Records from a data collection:
☆ ☆ ☆

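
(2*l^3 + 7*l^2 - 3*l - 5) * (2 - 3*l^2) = -6*l^5 - 21*l^4 + 13*l^3 + 29*l^2 - 6*l - 10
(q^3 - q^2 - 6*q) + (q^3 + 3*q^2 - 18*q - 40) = 2*q^3 + 2*q^2 - 24*q - 40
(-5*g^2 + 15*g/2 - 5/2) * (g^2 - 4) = -5*g^4 + 15*g^3/2 + 35*g^2/2 - 30*g + 10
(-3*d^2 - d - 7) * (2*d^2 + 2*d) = -6*d^4 - 8*d^3 - 16*d^2 - 14*d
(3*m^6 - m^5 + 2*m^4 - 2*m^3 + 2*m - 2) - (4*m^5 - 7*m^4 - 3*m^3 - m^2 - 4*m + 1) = 3*m^6 - 5*m^5 + 9*m^4 + m^3 + m^2 + 6*m - 3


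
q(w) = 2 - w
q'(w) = -1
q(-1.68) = 3.68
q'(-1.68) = -1.00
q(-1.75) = 3.75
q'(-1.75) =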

☆ ☆ ☆

== EXERCISE GOAL ==
Write out all of the records word for word.

== RESPONSE BOX ==
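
(2*l^3 + 7*l^2 - 3*l - 5) * (2 - 3*l^2) = -6*l^5 - 21*l^4 + 13*l^3 + 29*l^2 - 6*l - 10
(q^3 - q^2 - 6*q) + (q^3 + 3*q^2 - 18*q - 40) = 2*q^3 + 2*q^2 - 24*q - 40
(-5*g^2 + 15*g/2 - 5/2) * (g^2 - 4) = -5*g^4 + 15*g^3/2 + 35*g^2/2 - 30*g + 10
(-3*d^2 - d - 7) * (2*d^2 + 2*d) = -6*d^4 - 8*d^3 - 16*d^2 - 14*d
(3*m^6 - m^5 + 2*m^4 - 2*m^3 + 2*m - 2) - (4*m^5 - 7*m^4 - 3*m^3 - m^2 - 4*m + 1) = 3*m^6 - 5*m^5 + 9*m^4 + m^3 + m^2 + 6*m - 3


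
q(w) = 2 - w
q'(w) = -1
q(-1.68) = 3.68
q'(-1.68) = -1.00
q(-1.75) = 3.75
q'(-1.75) =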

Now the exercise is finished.